§ PROBLEM DETAILS
The word "SQLite" appears in some lines of the records below; state how many lines, and nothing else.
• • • • • • •
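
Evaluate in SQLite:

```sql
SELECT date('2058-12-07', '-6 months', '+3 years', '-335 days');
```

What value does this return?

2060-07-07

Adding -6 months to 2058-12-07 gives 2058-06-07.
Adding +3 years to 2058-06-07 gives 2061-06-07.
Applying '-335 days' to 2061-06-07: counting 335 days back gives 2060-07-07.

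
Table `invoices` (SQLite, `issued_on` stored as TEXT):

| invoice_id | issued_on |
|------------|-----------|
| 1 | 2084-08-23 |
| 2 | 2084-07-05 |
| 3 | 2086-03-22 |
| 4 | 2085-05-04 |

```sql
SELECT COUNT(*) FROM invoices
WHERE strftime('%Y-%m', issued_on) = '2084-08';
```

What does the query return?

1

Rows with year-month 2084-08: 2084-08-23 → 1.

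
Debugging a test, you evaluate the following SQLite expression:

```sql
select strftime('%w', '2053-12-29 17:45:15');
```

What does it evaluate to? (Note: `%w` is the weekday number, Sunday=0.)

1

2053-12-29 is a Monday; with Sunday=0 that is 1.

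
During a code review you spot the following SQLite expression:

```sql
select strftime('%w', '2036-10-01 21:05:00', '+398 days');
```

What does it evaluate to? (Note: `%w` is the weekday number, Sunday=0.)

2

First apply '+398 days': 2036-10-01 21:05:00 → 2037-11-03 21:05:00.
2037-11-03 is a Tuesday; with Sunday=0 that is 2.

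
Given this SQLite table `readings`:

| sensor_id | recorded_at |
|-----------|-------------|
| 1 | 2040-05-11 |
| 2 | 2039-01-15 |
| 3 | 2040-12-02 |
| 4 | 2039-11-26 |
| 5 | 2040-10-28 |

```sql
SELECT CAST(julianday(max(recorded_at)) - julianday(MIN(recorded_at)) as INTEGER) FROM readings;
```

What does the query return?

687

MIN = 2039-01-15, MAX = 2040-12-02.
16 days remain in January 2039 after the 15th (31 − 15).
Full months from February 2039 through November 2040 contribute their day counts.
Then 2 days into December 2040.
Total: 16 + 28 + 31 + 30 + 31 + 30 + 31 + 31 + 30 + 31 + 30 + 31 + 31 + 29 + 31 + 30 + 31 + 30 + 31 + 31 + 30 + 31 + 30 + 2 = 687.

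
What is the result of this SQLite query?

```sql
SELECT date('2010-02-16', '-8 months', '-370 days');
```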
• • • • • • •
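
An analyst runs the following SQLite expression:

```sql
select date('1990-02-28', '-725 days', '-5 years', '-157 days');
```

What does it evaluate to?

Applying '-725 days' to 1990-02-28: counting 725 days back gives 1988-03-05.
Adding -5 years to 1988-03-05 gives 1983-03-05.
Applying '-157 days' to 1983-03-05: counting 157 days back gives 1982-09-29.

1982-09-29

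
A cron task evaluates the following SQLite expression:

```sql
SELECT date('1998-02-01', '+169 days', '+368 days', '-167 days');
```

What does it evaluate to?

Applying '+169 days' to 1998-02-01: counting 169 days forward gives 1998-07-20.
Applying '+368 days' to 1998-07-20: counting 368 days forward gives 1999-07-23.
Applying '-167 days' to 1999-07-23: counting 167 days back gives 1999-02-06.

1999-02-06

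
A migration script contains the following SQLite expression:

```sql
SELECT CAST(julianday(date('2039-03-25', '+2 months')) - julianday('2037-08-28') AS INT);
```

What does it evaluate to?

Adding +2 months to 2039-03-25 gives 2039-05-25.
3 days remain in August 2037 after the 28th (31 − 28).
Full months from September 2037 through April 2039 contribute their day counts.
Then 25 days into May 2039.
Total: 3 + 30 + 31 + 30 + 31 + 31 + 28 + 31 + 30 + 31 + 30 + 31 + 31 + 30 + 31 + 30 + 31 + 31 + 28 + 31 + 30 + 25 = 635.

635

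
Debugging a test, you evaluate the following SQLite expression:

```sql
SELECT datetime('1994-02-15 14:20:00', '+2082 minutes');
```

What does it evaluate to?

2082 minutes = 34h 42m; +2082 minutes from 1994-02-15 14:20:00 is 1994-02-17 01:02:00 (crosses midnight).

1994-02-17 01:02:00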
• • • • • • •
§ TASK ANSWER
10